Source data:
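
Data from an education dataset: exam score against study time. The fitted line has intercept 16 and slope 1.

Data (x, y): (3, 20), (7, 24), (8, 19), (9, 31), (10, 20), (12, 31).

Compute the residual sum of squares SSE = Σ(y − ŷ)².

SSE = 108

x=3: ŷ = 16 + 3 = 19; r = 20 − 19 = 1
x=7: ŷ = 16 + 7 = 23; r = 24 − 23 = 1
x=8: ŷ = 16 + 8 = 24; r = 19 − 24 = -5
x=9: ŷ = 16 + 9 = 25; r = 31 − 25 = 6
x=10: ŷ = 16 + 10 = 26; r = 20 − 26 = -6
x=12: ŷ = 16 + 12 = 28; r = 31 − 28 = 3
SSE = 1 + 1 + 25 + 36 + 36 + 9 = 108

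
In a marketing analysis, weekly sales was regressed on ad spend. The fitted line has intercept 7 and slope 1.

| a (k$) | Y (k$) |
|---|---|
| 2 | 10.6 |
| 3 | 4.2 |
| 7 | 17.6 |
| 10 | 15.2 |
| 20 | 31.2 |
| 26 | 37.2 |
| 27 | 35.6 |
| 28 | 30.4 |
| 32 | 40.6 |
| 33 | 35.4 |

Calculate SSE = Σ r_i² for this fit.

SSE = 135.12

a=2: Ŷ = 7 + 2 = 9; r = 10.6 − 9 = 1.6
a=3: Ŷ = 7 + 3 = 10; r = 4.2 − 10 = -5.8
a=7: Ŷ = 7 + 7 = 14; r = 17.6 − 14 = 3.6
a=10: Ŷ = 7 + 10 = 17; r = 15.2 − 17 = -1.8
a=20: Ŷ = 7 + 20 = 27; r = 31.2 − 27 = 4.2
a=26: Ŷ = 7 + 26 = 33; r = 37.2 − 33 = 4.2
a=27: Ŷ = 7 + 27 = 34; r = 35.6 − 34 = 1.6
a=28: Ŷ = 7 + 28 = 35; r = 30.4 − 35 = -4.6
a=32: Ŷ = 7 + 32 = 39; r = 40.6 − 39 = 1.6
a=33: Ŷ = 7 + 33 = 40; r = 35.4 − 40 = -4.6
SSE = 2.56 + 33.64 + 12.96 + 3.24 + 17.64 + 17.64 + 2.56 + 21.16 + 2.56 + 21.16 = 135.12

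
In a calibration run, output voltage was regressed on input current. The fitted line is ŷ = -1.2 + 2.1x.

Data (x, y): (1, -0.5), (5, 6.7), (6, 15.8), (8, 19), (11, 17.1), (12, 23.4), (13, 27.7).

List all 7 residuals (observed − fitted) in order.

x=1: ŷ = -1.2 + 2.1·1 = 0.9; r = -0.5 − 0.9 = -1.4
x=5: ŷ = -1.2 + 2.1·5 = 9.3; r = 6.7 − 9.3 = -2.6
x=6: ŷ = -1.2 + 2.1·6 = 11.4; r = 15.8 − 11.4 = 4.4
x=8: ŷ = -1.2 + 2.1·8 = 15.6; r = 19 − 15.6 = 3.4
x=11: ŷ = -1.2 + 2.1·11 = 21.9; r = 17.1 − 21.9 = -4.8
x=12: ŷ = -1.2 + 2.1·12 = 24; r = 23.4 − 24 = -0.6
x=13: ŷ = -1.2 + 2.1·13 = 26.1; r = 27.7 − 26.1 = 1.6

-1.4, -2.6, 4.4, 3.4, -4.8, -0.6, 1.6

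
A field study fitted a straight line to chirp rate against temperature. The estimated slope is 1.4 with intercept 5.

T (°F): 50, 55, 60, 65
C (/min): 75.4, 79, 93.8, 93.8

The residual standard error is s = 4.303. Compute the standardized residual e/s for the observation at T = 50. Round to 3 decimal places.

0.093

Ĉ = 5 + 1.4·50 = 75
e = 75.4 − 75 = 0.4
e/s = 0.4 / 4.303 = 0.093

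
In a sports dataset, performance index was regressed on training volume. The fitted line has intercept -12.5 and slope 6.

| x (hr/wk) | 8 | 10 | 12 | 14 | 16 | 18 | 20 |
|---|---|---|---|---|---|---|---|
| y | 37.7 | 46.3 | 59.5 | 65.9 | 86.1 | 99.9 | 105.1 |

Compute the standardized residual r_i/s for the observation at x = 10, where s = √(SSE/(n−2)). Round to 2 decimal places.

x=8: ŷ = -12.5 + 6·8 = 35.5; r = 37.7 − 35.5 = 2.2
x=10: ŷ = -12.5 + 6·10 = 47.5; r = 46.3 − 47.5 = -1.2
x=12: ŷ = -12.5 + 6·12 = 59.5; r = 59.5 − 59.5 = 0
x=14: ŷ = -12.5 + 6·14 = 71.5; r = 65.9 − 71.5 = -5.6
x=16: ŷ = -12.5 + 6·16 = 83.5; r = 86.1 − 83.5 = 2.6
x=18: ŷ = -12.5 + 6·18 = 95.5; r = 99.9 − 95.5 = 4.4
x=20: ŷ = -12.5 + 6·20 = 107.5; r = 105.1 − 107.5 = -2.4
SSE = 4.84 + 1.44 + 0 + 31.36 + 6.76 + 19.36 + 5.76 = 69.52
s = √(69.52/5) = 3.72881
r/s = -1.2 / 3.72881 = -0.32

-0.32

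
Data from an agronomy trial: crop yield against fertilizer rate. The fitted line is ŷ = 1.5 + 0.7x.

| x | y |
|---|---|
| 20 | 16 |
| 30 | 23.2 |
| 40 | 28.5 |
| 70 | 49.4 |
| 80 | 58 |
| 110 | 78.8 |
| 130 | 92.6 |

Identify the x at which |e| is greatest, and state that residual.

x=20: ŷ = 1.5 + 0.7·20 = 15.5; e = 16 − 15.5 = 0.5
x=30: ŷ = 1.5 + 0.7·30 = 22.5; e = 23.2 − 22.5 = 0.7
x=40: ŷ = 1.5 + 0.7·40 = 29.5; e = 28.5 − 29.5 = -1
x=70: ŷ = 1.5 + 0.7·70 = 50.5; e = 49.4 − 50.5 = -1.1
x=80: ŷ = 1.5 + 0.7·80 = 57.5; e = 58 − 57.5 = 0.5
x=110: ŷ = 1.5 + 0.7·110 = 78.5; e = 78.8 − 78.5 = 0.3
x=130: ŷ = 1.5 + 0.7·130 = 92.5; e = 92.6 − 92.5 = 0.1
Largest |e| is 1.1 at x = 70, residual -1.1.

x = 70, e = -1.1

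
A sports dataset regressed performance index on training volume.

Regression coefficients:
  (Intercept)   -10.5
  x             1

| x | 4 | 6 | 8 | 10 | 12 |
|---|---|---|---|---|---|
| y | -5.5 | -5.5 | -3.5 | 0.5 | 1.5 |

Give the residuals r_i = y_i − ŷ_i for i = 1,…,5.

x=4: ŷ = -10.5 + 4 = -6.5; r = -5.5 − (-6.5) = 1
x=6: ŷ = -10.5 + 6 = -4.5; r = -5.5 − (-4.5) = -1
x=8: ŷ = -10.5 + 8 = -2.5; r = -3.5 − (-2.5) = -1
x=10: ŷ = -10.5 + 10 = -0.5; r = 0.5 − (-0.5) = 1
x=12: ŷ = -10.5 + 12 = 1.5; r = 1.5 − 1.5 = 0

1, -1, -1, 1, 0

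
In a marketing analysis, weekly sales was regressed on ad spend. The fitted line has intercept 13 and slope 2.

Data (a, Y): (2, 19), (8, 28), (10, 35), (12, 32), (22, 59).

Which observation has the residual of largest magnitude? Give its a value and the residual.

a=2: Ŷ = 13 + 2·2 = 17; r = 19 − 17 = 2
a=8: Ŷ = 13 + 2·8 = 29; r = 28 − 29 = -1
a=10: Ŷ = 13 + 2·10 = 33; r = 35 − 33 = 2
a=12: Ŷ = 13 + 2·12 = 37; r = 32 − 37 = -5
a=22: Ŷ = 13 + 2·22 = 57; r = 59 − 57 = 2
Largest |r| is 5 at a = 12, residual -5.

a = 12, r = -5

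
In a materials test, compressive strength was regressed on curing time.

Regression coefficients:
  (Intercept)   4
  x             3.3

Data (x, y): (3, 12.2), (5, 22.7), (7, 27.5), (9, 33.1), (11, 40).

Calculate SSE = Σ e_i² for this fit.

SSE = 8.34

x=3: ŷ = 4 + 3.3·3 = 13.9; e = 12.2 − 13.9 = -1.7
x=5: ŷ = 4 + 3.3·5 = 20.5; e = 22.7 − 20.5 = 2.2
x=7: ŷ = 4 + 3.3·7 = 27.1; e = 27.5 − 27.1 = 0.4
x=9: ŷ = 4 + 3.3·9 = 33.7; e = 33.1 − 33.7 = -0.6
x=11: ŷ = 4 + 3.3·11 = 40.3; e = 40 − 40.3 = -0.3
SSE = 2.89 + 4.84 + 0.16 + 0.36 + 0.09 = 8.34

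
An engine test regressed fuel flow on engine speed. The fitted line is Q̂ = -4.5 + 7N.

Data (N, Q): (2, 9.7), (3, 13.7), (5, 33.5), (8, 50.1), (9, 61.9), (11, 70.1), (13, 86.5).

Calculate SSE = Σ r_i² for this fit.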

Your assignment
Please go line by line through the records above, copying each one that holds the string "study".

Reply to the task
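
Data from an education dataset: exam score against study time. The fitted line has intercept 16 and slope 1.
A field study fitted a straight line to chirp rate against temperature. The estimated slope is 1.4 with intercept 5.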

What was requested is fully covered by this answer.